## [Problem description]
Without changing a single word, write out every entry.

(Stored data)
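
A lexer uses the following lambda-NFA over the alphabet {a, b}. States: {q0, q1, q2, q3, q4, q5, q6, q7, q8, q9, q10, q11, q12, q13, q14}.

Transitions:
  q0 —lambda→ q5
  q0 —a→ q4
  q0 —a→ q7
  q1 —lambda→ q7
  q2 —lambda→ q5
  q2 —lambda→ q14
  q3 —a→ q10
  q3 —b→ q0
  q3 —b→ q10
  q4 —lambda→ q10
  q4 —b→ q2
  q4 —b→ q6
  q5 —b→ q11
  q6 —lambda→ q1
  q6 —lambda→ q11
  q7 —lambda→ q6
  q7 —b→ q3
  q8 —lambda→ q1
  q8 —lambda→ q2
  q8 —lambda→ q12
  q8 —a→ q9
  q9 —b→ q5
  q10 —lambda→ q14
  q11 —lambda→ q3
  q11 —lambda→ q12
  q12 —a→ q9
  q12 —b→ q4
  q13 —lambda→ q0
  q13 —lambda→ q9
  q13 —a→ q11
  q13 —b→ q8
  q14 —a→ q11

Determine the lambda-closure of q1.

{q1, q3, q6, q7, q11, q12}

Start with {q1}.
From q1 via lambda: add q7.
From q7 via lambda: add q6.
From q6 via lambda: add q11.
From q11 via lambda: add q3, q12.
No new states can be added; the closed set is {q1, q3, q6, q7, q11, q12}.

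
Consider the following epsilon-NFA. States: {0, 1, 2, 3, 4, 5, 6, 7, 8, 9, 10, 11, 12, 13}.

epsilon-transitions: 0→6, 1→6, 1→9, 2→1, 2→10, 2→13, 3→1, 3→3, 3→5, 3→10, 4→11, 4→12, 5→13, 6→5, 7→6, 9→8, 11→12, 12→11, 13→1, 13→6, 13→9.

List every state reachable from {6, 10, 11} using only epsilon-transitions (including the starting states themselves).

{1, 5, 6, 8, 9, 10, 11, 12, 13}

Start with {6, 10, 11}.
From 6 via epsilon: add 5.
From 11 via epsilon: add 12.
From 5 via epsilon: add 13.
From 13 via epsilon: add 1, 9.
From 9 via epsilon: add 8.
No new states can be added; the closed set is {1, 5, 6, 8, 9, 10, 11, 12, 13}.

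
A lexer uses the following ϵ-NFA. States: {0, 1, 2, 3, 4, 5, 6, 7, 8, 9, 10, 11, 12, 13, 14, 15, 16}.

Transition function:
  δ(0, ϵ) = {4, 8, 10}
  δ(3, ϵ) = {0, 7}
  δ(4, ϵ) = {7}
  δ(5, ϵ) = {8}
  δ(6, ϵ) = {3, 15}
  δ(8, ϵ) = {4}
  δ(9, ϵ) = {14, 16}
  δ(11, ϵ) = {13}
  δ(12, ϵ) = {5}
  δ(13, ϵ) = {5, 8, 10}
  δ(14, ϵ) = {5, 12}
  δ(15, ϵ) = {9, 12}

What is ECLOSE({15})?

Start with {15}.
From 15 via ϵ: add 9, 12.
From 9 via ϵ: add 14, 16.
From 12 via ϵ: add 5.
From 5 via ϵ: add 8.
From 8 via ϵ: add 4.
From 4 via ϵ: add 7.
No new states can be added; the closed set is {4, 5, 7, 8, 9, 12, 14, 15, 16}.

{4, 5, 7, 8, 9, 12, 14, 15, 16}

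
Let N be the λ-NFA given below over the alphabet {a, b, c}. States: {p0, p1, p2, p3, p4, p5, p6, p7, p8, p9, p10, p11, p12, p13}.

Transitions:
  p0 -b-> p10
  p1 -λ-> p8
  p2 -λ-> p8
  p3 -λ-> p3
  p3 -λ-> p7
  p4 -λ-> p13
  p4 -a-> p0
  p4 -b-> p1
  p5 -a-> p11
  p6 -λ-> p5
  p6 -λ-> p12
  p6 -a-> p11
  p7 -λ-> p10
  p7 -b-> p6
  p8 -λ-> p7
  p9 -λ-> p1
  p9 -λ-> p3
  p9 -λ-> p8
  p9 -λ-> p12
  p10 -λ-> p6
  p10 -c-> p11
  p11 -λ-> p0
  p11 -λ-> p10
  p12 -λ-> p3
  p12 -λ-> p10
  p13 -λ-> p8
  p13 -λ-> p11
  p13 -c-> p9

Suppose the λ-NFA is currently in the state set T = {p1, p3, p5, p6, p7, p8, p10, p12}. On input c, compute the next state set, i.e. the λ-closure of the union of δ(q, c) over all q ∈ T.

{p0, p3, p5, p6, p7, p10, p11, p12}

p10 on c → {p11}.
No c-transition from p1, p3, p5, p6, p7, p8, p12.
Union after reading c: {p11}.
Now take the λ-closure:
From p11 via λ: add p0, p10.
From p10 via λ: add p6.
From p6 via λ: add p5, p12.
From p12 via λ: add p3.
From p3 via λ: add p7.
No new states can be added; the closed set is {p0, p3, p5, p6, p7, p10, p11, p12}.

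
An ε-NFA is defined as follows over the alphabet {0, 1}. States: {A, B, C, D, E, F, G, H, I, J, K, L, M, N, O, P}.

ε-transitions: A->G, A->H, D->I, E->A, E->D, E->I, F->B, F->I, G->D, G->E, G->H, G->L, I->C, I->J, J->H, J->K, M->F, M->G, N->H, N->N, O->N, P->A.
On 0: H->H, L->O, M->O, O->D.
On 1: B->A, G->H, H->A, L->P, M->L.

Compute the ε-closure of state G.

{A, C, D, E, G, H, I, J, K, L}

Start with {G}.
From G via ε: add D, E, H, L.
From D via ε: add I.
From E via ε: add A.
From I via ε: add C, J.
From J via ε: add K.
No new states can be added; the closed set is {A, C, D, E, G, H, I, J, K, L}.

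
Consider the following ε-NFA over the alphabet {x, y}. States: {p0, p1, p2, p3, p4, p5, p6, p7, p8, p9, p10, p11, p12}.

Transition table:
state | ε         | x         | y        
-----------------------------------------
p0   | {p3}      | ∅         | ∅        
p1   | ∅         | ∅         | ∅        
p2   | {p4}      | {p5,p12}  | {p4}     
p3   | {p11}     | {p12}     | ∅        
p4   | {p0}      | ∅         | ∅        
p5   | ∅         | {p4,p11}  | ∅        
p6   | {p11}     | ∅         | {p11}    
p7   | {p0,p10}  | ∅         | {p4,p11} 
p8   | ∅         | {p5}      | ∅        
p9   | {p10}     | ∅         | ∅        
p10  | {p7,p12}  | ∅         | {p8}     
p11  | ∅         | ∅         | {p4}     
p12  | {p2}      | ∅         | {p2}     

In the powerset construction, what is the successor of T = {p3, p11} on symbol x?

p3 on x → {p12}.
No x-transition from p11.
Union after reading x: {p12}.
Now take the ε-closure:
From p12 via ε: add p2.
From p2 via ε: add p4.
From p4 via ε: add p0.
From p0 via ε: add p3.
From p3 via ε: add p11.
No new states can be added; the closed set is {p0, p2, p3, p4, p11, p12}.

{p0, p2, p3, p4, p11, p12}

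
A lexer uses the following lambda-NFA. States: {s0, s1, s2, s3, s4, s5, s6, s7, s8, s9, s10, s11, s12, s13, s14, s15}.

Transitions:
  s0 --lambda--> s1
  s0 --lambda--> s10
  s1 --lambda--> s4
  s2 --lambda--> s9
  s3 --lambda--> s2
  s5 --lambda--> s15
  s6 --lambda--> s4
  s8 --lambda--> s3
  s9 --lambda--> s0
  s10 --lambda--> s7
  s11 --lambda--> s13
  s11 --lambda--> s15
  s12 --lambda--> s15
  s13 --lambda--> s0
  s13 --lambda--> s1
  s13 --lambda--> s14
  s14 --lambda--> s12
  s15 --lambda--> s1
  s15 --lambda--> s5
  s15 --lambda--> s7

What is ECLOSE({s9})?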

## [Solution below]
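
A lexer uses the following lambda-NFA over the alphabet {a, b}. States: {q0, q1, q2, q3, q4, q5, q6, q7, q8, q9, q10, q11, q12, q13, q14}.

Transitions:
  q0 —lambda→ q5
  q0 —a→ q4
  q0 —a→ q7
  q1 —lambda→ q7
  q2 —lambda→ q5
  q2 —lambda→ q14
  q3 —a→ q10
  q3 —b→ q0
  q3 —b→ q10
  q4 —lambda→ q10
  q4 —b→ q2
  q4 —b→ q6
  q5 —b→ q11
  q6 —lambda→ q1
  q6 —lambda→ q11
  q7 —lambda→ q6
  q7 —b→ q3
  q8 —lambda→ q1
  q8 —lambda→ q2
  q8 —lambda→ q12
  q8 —a→ q9
  q9 —b→ q5
  q10 —lambda→ q14
  q11 —lambda→ q3
  q11 —lambda→ q12
  q12 —a→ q9
  q12 —b→ q4
  q13 —lambda→ q0
  q13 —lambda→ q9
  q13 —a→ q11
  q13 —b→ q8
  q14 —a→ q11

Determine the lambda-closure of q1.

{q1, q3, q6, q7, q11, q12}

Start with {q1}.
From q1 via lambda: add q7.
From q7 via lambda: add q6.
From q6 via lambda: add q11.
From q11 via lambda: add q3, q12.
No new states can be added; the closed set is {q1, q3, q6, q7, q11, q12}.

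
Consider the following epsilon-NFA. States: {0, 1, 2, 3, 4, 5, 6, 7, 8, 9, 10, 11, 12, 13}.

epsilon-transitions: 0→6, 1→6, 1→9, 2→1, 2→10, 2→13, 3→1, 3→3, 3→5, 3→10, 4→11, 4→12, 5→13, 6→5, 7→6, 9→8, 11→12, 12→11, 13→1, 13→6, 13→9.

List every state reachable from {6, 10, 11} using only epsilon-transitions (including the starting states themselves).

{1, 5, 6, 8, 9, 10, 11, 12, 13}

Start with {6, 10, 11}.
From 6 via epsilon: add 5.
From 11 via epsilon: add 12.
From 5 via epsilon: add 13.
From 13 via epsilon: add 1, 9.
From 9 via epsilon: add 8.
No new states can be added; the closed set is {1, 5, 6, 8, 9, 10, 11, 12, 13}.

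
A lexer uses the following ϵ-NFA. States: {0, 1, 2, 3, 4, 5, 6, 7, 8, 9, 10, 11, 12, 13, 14, 15, 16}.

Transition function:
  δ(0, ϵ) = {4, 8, 10}
  δ(3, ϵ) = {0, 7}
  δ(4, ϵ) = {7}
  δ(5, ϵ) = {8}
  δ(6, ϵ) = {3, 15}
  δ(8, ϵ) = {4}
  δ(9, ϵ) = {14, 16}
  δ(11, ϵ) = {13}
  δ(12, ϵ) = {5}
  δ(13, ϵ) = {5, 8, 10}
  δ(14, ϵ) = {5, 12}
  δ(15, ϵ) = {9, 12}

What is ECLOSE({15})?

Start with {15}.
From 15 via ϵ: add 9, 12.
From 9 via ϵ: add 14, 16.
From 12 via ϵ: add 5.
From 5 via ϵ: add 8.
From 8 via ϵ: add 4.
From 4 via ϵ: add 7.
No new states can be added; the closed set is {4, 5, 7, 8, 9, 12, 14, 15, 16}.

{4, 5, 7, 8, 9, 12, 14, 15, 16}

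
Let N be the λ-NFA given below over the alphabet {a, b, c}. States: {p0, p1, p2, p3, p4, p5, p6, p7, p8, p9, p10, p11, p12, p13}.

Transitions:
  p0 -b-> p10
  p1 -λ-> p8
  p2 -λ-> p8
  p3 -λ-> p3
  p3 -λ-> p7
  p4 -λ-> p13
  p4 -a-> p0
  p4 -b-> p1
  p5 -a-> p11
  p6 -λ-> p5
  p6 -λ-> p12
  p6 -a-> p11
  p7 -λ-> p10
  p7 -b-> p6
  p8 -λ-> p7
  p9 -λ-> p1
  p9 -λ-> p3
  p9 -λ-> p8
  p9 -λ-> p12
  p10 -λ-> p6
  p10 -c-> p11
  p11 -λ-> p0
  p11 -λ-> p10
  p12 -λ-> p3
  p12 -λ-> p10
  p13 -λ-> p8
  p13 -λ-> p11
  p13 -c-> p9

Suppose the λ-NFA is currently in the state set T = {p1, p3, p5, p6, p7, p8, p10, p12}. On input c, compute the next state set, i.e. the λ-closure of the union of δ(q, c) over all q ∈ T.

{p0, p3, p5, p6, p7, p10, p11, p12}

p10 on c → {p11}.
No c-transition from p1, p3, p5, p6, p7, p8, p12.
Union after reading c: {p11}.
Now take the λ-closure:
From p11 via λ: add p0, p10.
From p10 via λ: add p6.
From p6 via λ: add p5, p12.
From p12 via λ: add p3.
From p3 via λ: add p7.
No new states can be added; the closed set is {p0, p3, p5, p6, p7, p10, p11, p12}.

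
An ε-NFA is defined as follows over the alphabet {0, 1}. States: {A, B, C, D, E, F, G, H, I, J, K, L, M, N, O, P}.

ε-transitions: A->G, A->H, D->I, E->A, E->D, E->I, F->B, F->I, G->D, G->E, G->H, G->L, I->C, I->J, J->H, J->K, M->F, M->G, N->H, N->N, O->N, P->A.
On 0: H->H, L->O, M->O, O->D.
On 1: B->A, G->H, H->A, L->P, M->L.

Compute the ε-closure of state G.

{A, C, D, E, G, H, I, J, K, L}

Start with {G}.
From G via ε: add D, E, H, L.
From D via ε: add I.
From E via ε: add A.
From I via ε: add C, J.
From J via ε: add K.
No new states can be added; the closed set is {A, C, D, E, G, H, I, J, K, L}.

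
Consider the following ε-NFA over the alphabet {x, y}. States: {p0, p1, p2, p3, p4, p5, p6, p7, p8, p9, p10, p11, p12}.

Transition table:
state | ε         | x         | y        
-----------------------------------------
p0   | {p3}      | ∅         | ∅        
p1   | ∅         | ∅         | ∅        
p2   | {p4}      | {p5,p12}  | {p4}     
p3   | {p11}     | {p12}     | ∅        
p4   | {p0}      | ∅         | ∅        
p5   | ∅         | {p4,p11}  | ∅        
p6   | {p11}     | ∅         | {p11}    
p7   | {p0,p10}  | ∅         | {p4,p11} 
p8   | ∅         | {p5}      | ∅        
p9   | {p10}     | ∅         | ∅        
p10  | {p7,p12}  | ∅         | {p8}     
p11  | ∅         | ∅         | {p4}     
p12  | {p2}      | ∅         | {p2}     

In the powerset construction, what is the successor of T = {p3, p11} on symbol x?

p3 on x → {p12}.
No x-transition from p11.
Union after reading x: {p12}.
Now take the ε-closure:
From p12 via ε: add p2.
From p2 via ε: add p4.
From p4 via ε: add p0.
From p0 via ε: add p3.
From p3 via ε: add p11.
No new states can be added; the closed set is {p0, p2, p3, p4, p11, p12}.

{p0, p2, p3, p4, p11, p12}

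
A lexer uses the following lambda-NFA. States: {s0, s1, s2, s3, s4, s5, s6, s7, s8, s9, s10, s11, s12, s13, s14, s15}.

Transitions:
  s0 --lambda--> s1
  s0 --lambda--> s10
  s1 --lambda--> s4
  s2 --lambda--> s9
  s3 --lambda--> s2
  s5 --lambda--> s15
  s6 --lambda--> s4
  s8 --lambda--> s3
  s9 --lambda--> s0
  s10 --lambda--> s7
  s11 --lambda--> s13
  s11 --lambda--> s15
  s12 --lambda--> s15
  s13 --lambda--> s0
  s13 --lambda--> s1
  s13 --lambda--> s14
  s14 --lambda--> s12
  s15 --lambda--> s1
  s15 --lambda--> s5
  s15 --lambda--> s7

What is ECLOSE({s9})?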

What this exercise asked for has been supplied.